**What is needed**. A word-for-word repetition of the records beneath this task is the expected answer.

(Recorded information Opens)

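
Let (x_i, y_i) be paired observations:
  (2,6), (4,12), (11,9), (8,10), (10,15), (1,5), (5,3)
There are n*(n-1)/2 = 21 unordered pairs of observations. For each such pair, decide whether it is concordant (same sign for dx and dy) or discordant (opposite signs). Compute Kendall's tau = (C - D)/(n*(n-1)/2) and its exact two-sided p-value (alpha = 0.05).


Step 1: Enumerate the 21 unordered pairs (i,j) with i<j and classify each by sign(x_j-x_i) * sign(y_j-y_i).
  (1,2):dx=+2,dy=+6->C; (1,3):dx=+9,dy=+3->C; (1,4):dx=+6,dy=+4->C; (1,5):dx=+8,dy=+9->C
  (1,6):dx=-1,dy=-1->C; (1,7):dx=+3,dy=-3->D; (2,3):dx=+7,dy=-3->D; (2,4):dx=+4,dy=-2->D
  (2,5):dx=+6,dy=+3->C; (2,6):dx=-3,dy=-7->C; (2,7):dx=+1,dy=-9->D; (3,4):dx=-3,dy=+1->D
  (3,5):dx=-1,dy=+6->D; (3,6):dx=-10,dy=-4->C; (3,7):dx=-6,dy=-6->C; (4,5):dx=+2,dy=+5->C
  (4,6):dx=-7,dy=-5->C; (4,7):dx=-3,dy=-7->C; (5,6):dx=-9,dy=-10->C; (5,7):dx=-5,dy=-12->C
  (6,7):dx=+4,dy=-2->D
Step 2: C = 14, D = 7, total pairs = 21.
Step 3: tau = (C - D)/(n(n-1)/2) = (14 - 7)/21 = 0.333333.
Step 4: Exact two-sided p-value (enumerate n! = 5040 permutations of y under H0): p = 0.381349.
Step 5: alpha = 0.05. fail to reject H0.

tau_b = 0.3333 (C=14, D=7), p = 0.381349, fail to reject H0.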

(Recorded information Closes)

**Result of this task**.
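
Let (x_i, y_i) be paired observations:
  (2,6), (4,12), (11,9), (8,10), (10,15), (1,5), (5,3)
There are n*(n-1)/2 = 21 unordered pairs of observations. For each such pair, decide whether it is concordant (same sign for dx and dy) or discordant (opposite signs). Compute Kendall's tau = (C - D)/(n*(n-1)/2) and its exact two-sided p-value (alpha = 0.05).


Step 1: Enumerate the 21 unordered pairs (i,j) with i<j and classify each by sign(x_j-x_i) * sign(y_j-y_i).
  (1,2):dx=+2,dy=+6->C; (1,3):dx=+9,dy=+3->C; (1,4):dx=+6,dy=+4->C; (1,5):dx=+8,dy=+9->C
  (1,6):dx=-1,dy=-1->C; (1,7):dx=+3,dy=-3->D; (2,3):dx=+7,dy=-3->D; (2,4):dx=+4,dy=-2->D
  (2,5):dx=+6,dy=+3->C; (2,6):dx=-3,dy=-7->C; (2,7):dx=+1,dy=-9->D; (3,4):dx=-3,dy=+1->D
  (3,5):dx=-1,dy=+6->D; (3,6):dx=-10,dy=-4->C; (3,7):dx=-6,dy=-6->C; (4,5):dx=+2,dy=+5->C
  (4,6):dx=-7,dy=-5->C; (4,7):dx=-3,dy=-7->C; (5,6):dx=-9,dy=-10->C; (5,7):dx=-5,dy=-12->C
  (6,7):dx=+4,dy=-2->D
Step 2: C = 14, D = 7, total pairs = 21.
Step 3: tau = (C - D)/(n(n-1)/2) = (14 - 7)/21 = 0.333333.
Step 4: Exact two-sided p-value (enumerate n! = 5040 permutations of y under H0): p = 0.381349.
Step 5: alpha = 0.05. fail to reject H0.

tau_b = 0.3333 (C=14, D=7), p = 0.381349, fail to reject H0.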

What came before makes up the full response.